Task prompt
Copy the entries exactly, through the "Give an assignment to e, q, h satisfying" line.
________________________
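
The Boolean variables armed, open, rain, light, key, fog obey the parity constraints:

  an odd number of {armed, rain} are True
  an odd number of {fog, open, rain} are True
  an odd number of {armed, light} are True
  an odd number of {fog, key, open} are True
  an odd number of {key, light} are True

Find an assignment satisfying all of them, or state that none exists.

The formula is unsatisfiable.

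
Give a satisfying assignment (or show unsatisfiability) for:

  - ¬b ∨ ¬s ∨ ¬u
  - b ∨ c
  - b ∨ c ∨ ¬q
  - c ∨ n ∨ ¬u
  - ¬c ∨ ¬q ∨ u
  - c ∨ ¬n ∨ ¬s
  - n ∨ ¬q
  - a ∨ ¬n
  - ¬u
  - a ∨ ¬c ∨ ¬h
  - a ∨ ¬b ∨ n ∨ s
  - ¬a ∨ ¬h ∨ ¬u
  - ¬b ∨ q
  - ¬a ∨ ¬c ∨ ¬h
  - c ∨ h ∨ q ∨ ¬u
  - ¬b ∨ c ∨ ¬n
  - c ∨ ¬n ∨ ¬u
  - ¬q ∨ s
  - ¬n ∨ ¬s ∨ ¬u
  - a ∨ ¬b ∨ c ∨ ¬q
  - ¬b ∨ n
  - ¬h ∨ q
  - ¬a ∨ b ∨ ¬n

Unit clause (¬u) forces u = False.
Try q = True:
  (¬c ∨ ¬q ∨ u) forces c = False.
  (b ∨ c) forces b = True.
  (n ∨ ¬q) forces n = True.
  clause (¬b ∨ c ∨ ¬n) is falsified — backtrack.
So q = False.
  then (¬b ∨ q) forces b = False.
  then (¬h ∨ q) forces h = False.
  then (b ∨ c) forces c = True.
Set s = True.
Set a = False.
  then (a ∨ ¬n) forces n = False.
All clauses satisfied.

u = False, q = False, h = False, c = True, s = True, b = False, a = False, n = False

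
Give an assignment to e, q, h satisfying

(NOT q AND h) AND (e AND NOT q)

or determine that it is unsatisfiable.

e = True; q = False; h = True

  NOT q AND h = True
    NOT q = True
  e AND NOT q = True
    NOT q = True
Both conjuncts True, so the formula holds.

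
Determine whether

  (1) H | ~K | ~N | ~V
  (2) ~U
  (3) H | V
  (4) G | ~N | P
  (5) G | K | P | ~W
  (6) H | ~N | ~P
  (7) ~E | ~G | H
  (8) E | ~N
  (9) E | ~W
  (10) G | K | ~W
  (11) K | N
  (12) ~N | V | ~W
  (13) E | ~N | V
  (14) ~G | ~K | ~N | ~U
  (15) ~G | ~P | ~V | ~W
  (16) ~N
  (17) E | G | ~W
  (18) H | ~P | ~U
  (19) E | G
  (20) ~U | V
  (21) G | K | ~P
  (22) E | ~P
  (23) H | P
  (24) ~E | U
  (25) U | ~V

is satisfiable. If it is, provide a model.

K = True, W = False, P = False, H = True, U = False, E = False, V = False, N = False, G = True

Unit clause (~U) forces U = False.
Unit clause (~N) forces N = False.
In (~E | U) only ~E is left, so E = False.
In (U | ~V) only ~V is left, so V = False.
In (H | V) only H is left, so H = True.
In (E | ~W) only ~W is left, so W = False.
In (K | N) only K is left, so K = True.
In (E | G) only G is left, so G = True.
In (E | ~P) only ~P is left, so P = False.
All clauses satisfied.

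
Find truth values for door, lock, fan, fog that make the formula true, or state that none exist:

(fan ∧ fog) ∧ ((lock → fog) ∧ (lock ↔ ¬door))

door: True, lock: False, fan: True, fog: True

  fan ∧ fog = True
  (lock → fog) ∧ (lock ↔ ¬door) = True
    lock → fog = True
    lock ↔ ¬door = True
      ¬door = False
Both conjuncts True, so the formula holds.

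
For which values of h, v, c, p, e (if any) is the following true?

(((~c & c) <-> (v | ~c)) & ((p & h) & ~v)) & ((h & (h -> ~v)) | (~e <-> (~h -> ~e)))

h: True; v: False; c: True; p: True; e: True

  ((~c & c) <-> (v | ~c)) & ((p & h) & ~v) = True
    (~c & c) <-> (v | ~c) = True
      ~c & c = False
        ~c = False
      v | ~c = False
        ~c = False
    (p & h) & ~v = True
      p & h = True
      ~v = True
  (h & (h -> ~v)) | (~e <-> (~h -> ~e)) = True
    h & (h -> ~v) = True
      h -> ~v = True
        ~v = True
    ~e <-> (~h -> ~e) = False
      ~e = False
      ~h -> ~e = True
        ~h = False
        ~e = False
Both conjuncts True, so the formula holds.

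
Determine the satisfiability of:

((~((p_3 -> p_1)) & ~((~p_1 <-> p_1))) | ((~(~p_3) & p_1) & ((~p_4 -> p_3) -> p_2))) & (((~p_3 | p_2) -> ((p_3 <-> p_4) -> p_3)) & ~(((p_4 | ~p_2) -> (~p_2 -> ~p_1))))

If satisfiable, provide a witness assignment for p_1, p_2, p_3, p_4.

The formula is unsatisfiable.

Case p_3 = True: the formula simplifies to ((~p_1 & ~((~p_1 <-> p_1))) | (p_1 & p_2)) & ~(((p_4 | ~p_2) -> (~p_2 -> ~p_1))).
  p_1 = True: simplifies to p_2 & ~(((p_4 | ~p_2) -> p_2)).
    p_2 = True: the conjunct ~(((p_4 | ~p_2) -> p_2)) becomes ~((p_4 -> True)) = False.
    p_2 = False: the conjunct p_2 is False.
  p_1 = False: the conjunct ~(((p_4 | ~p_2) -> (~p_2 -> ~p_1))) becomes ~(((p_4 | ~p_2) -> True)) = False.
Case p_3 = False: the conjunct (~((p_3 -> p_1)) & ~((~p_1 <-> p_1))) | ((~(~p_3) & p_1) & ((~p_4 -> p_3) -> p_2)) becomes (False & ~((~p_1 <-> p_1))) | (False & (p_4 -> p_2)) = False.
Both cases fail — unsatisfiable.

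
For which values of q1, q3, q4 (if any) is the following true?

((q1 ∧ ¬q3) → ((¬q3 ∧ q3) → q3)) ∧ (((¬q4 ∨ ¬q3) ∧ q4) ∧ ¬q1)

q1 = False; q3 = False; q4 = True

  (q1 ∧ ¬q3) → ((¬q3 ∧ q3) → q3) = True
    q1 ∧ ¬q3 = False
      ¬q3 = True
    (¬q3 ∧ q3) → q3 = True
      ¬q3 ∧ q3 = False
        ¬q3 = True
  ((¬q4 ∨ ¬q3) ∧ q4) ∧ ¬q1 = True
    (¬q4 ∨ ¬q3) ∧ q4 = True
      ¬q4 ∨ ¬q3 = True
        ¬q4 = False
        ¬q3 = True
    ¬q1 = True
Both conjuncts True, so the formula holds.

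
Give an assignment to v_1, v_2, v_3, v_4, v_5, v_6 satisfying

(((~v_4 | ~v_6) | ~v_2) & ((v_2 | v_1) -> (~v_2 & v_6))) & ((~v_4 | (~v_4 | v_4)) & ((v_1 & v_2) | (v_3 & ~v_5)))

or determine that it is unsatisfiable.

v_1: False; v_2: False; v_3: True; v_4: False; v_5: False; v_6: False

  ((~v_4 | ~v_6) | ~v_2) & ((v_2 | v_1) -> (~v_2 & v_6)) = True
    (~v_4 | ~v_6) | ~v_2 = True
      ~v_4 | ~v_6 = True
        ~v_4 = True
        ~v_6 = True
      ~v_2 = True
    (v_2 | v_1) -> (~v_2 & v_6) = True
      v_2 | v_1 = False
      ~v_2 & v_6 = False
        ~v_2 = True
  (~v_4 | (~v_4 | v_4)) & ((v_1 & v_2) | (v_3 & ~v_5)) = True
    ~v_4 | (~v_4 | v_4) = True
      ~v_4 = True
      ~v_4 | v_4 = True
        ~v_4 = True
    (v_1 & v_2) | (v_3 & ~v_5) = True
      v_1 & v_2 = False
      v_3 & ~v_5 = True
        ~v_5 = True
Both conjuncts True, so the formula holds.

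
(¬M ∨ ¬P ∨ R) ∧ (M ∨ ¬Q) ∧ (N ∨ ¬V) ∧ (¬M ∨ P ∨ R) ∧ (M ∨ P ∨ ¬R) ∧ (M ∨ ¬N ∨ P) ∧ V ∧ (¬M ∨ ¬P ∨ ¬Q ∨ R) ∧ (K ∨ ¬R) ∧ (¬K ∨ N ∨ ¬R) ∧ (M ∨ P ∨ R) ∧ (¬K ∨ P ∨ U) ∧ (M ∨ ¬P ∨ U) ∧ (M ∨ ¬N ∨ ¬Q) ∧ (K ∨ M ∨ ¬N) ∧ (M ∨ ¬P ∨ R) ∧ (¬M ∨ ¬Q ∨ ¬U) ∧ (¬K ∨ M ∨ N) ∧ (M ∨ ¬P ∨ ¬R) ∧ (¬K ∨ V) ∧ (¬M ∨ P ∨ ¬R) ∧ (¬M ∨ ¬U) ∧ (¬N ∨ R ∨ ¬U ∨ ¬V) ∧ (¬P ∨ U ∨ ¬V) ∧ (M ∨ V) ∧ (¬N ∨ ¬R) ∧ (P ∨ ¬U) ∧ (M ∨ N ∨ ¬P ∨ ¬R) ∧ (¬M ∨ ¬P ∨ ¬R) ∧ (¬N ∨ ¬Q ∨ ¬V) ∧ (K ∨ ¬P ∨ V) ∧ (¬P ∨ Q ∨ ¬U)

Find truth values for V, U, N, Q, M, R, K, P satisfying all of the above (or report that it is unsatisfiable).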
________________________
Response below
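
The Boolean variables armed, open, rain, light, key, fog obey the parity constraints:

  an odd number of {armed, rain} are True
  an odd number of {fog, open, rain} are True
  an odd number of {armed, light} are True
  an odd number of {fog, key, open} are True
  an odd number of {key, light} are True

Find an assignment satisfying all of them, or state that none exists.

The formula is unsatisfiable.

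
Give a satisfying assignment (or show unsatisfiability) for:

  - ¬b ∨ ¬s ∨ ¬u
  - b ∨ c
  - b ∨ c ∨ ¬q
  - c ∨ n ∨ ¬u
  - ¬c ∨ ¬q ∨ u
  - c ∨ ¬n ∨ ¬s
  - n ∨ ¬q
  - a ∨ ¬n
  - ¬u
  - a ∨ ¬c ∨ ¬h
  - a ∨ ¬b ∨ n ∨ s
  - ¬a ∨ ¬h ∨ ¬u
  - ¬b ∨ q
  - ¬a ∨ ¬c ∨ ¬h
  - c ∨ h ∨ q ∨ ¬u
  - ¬b ∨ c ∨ ¬n
  - c ∨ ¬n ∨ ¬u
  - ¬q ∨ s
  - ¬n ∨ ¬s ∨ ¬u
  - a ∨ ¬b ∨ c ∨ ¬q
  - ¬b ∨ n
  - ¬h ∨ q
  - ¬a ∨ b ∨ ¬n

Unit clause (¬u) forces u = False.
Try q = True:
  (¬c ∨ ¬q ∨ u) forces c = False.
  (b ∨ c) forces b = True.
  (n ∨ ¬q) forces n = True.
  clause (¬b ∨ c ∨ ¬n) is falsified — backtrack.
So q = False.
  then (¬b ∨ q) forces b = False.
  then (¬h ∨ q) forces h = False.
  then (b ∨ c) forces c = True.
Set s = True.
Set a = False.
  then (a ∨ ¬n) forces n = False.
All clauses satisfied.

u = False, q = False, h = False, c = True, s = True, b = False, a = False, n = False

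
Give an assignment to e, q, h satisfying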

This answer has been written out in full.